*** Extracted data ***
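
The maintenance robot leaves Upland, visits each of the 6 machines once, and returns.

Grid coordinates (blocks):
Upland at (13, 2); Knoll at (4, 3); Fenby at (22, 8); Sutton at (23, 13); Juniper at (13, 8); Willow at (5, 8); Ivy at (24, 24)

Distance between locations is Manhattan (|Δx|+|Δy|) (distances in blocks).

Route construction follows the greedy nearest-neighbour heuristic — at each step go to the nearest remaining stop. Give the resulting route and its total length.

Nearest-neighbour total = 94 blocks; route Upland → Juniper → Willow → Knoll → Fenby → Sutton → Ivy → Upland.

At Upland the remaining stops are Juniper 6, Knoll 10, Willow 14, Fenby 15, Sutton 21, Ivy 33; go to Juniper.
At Juniper the remaining stops are Willow 8, Fenby 9, Knoll 14, Sutton 15, Ivy 27; go to Willow.
At Willow the remaining stops are Knoll 6, Fenby 17, Sutton 23, Ivy 35; go to Knoll.
At Knoll the remaining stops are Fenby 23, Sutton 29, Ivy 41; go to Fenby.
At Fenby the remaining stops are Sutton 6, Ivy 18; go to Sutton.
At Sutton the remaining stops are Ivy 12; go to Ivy.
Return Ivy→Upland: 33.
Total = 6 + 8 + 6 + 23 + 6 + 12 + 33 = 94.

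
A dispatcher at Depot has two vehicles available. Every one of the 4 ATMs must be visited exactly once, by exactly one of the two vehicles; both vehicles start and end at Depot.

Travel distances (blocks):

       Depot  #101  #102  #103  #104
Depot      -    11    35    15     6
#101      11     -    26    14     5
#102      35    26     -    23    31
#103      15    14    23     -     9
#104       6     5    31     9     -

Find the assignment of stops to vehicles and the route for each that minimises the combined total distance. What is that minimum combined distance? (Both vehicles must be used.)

Try each way of splitting the stops between the two vehicles (each non-empty) and, for each split, find the best tour for each vehicle:
  {#101} + {#102, #103, #104}: 22 + 73 = 95
  {#102} + {#101, #103, #104}: 70 + 40 = 110
  {#101, #102} + {#103, #104}: 72 + 30 = 102
  {#103} + {#101, #102, #104}: 30 + 72 = 102
  {#101, #103} + {#102, #104}: 40 + 72 = 112
  {#102, #103} + {#101, #104}: 73 + 22 = 95
  … (7 splits in total)
  {#101, #102, #103} + {#104}: 75 + 12 = 87  ← best
Best: vehicle 1 Depot → #101 → #102 → #103 → Depot = 75; vehicle 2 Depot → #104 → Depot = 12; combined 87.

87 blocks — the smallest possible combined total.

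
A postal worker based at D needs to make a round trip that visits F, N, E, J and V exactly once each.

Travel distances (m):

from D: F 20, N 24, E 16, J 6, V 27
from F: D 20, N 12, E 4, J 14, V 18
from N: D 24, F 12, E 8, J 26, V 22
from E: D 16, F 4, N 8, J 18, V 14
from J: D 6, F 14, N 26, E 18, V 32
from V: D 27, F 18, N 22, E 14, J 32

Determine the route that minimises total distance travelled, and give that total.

With 5 stops there are 5!/2 = 60 distinct round trips (a route and its reverse cost the same).
D → F → N → E → J → V → D: 20+12+8+18+32+27 = 117
D → F → N → E → V → J → D: 20+12+8+14+32+6 = 92
D → F → N → J → E → V → D: 20+12+26+18+14+27 = 117
D → F → N → J → V → E → D: 20+12+26+32+14+16 = 120
D → F → N → V → E → J → D: 20+12+22+14+18+6 = 92
D → F → N → V → J → E → D: 20+12+22+32+18+16 = 120
D → F → E → N → J → V → D: 20+4+8+26+32+27 = 117
D → F → E → N → V → J → D: 20+4+8+22+32+6 = 92
D → F → E → J → N → V → D: 20+4+18+26+22+27 = 117
D → F → E → J → V → N → D: 20+4+18+32+22+24 = 120
D → F → E → V → N → J → D: 20+4+14+22+26+6 = 92
D → F → E → V → J → N → D: 20+4+14+32+26+24 = 120
D → F → J → N → E → V → D: 20+14+26+8+14+27 = 109
D → F → J → N → V → E → D: 20+14+26+22+14+16 = 112
… (46 more)
D → J → F → N → E → V → D: 6+14+12+8+14+27 = 81  ← best
The minimum is 81.
One optimal route: D → J → F → N → E → V → D (or its reverse).

Minimum total distance: 81 m.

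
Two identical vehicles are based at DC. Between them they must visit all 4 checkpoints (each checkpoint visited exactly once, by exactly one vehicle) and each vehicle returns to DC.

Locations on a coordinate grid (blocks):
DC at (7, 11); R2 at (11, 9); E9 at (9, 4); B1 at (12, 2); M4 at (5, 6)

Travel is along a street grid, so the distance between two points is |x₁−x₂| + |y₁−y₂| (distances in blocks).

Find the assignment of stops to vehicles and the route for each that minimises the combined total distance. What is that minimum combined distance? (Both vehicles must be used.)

Minimum combined distance: 42 blocks.

Try each way of splitting the stops between the two vehicles (each non-empty) and, for each split, find the best tour for each vehicle:
  {R2} + {E9, B1, M4}: 12 + 32 = 44
  {E9} + {R2, B1, M4}: 18 + 32 = 50
  {R2, E9} + {B1, M4}: 22 + 32 = 54
  {B1} + {R2, E9, M4}: 28 + 26 = 54
  {R2, B1} + {E9, M4}: 28 + 22 = 50
  {E9, B1} + {R2, M4}: 28 + 22 = 50
  … (7 splits in total)
  {R2, E9, B1} + {M4}: 28 + 14 = 42  ← best
Best: vehicle 1 DC → R2 → B1 → E9 → DC = 28; vehicle 2 DC → M4 → DC = 14; combined 42.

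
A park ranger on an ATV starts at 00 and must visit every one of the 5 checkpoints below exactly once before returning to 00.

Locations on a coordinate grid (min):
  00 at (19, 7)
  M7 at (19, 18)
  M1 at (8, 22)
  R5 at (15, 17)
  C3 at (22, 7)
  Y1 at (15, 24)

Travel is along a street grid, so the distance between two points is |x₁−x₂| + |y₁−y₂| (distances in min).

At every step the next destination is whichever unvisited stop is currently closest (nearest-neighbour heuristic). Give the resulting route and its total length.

Total distance 64 min via the nearest-neighbour route 00 → C3 → M7 → R5 → Y1 → M1 → 00.

00 → [C3:3 / M7:11 / R5:14 / Y1:21 / M1:26] → C3 (3)
C3 → [M7:14 / R5:17 / Y1:24 / M1:29] → M7 (14)
M7 → [R5:5 / Y1:10 / M1:15] → R5 (5)
R5 → [Y1:7 / M1:12] → Y1 (7)
Y1 → [M1:9] → M1 (9)
Return M1→00: 26.
Total = 3 + 14 + 5 + 7 + 9 + 26 = 64.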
***
Count up the lines in the records where the string "distances" appears. Your reply is that number alone.

*Task answer*
5